* Work request *
The answer is to be the full listing, unchanged in every line.
#### Dataset excerpts
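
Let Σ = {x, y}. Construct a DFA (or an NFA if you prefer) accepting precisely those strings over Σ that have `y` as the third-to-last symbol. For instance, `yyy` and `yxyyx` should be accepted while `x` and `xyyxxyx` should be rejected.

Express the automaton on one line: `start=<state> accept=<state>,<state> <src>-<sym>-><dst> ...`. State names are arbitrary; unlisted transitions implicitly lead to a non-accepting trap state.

start=q0 accept=q11,q12,q13,q14 q0-x->q1 q0-y->q2 q1-x->q3 q1-y->q4 q2-x->q5 q2-y->q6 q3-x->q7 q3-y->q8 q4-x->q9 q4-y->q10 q5-x->q11 q5-y->q12 q6-x->q13 q6-y->q14 q7-x->q7 q7-y->q8 q8-x->q9 q8-y->q10 q9-x->q11 q9-y->q12 q10-x->q13 q10-y->q14 q11-x->q7 q11-y->q8 q12-x->q9 q12-y->q10 q13-x->q11 q13-y->q12 q14-x->q13 q14-y->q14

Because acceptance depends on a position counted from the end, the machine has to buffer the most recent 3 symbols. Make each state the string of the last up-to-3 symbols read; on input `x` shift the window left and append `x`. Accept when the buffered window has length 3 and begins with `y`.
With 15 states:
          x    y  
>  q0     q1   q2 
   q1     q3   q4 
   q2     q5   q6 
   q3     q7   q8 
   q4     q9  q10 
   q5    q11  q12 
   q6    q13  q14 
   q7     q7   q8 
   q8     q9  q10 
   q9    q11  q12 
   q10   q13  q14 
 * q11    q7   q8 
 * q12    q9  q10 
 * q13   q11  q12 
 * q14   q13  q14 
(> = start, * = accepting)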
########
* Exercise solution *
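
Let Σ = {x, y}. Construct a DFA (or an NFA if you prefer) accepting precisely those strings over Σ that have `y` as the third-to-last symbol. For instance, `yyy` and `yxyyx` should be accepted while `x` and `xyyxxyx` should be rejected.

Express the automaton on one line: `start=<state> accept=<state>,<state> <src>-<sym>-><dst> ...`. State names are arbitrary; unlisted transitions implicitly lead to a non-accepting trap state.

start=q0 accept=q11,q12,q13,q14 q0-x->q1 q0-y->q2 q1-x->q3 q1-y->q4 q2-x->q5 q2-y->q6 q3-x->q7 q3-y->q8 q4-x->q9 q4-y->q10 q5-x->q11 q5-y->q12 q6-x->q13 q6-y->q14 q7-x->q7 q7-y->q8 q8-x->q9 q8-y->q10 q9-x->q11 q9-y->q12 q10-x->q13 q10-y->q14 q11-x->q7 q11-y->q8 q12-x->q9 q12-y->q10 q13-x->q11 q13-y->q12 q14-x->q13 q14-y->q14

Because acceptance depends on a position counted from the end, the machine has to buffer the most recent 3 symbols. Make each state the string of the last up-to-3 symbols read; on input `x` shift the window left and append `x`. Accept when the buffered window has length 3 and begins with `y`.
With 15 states:
          x    y  
>  q0     q1   q2 
   q1     q3   q4 
   q2     q5   q6 
   q3     q7   q8 
   q4     q9  q10 
   q5    q11  q12 
   q6    q13  q14 
   q7     q7   q8 
   q8     q9  q10 
   q9    q11  q12 
   q10   q13  q14 
 * q11    q7   q8 
 * q12    q9  q10 
 * q13   q11  q12 
 * q14   q13  q14 
(> = start, * = accepting)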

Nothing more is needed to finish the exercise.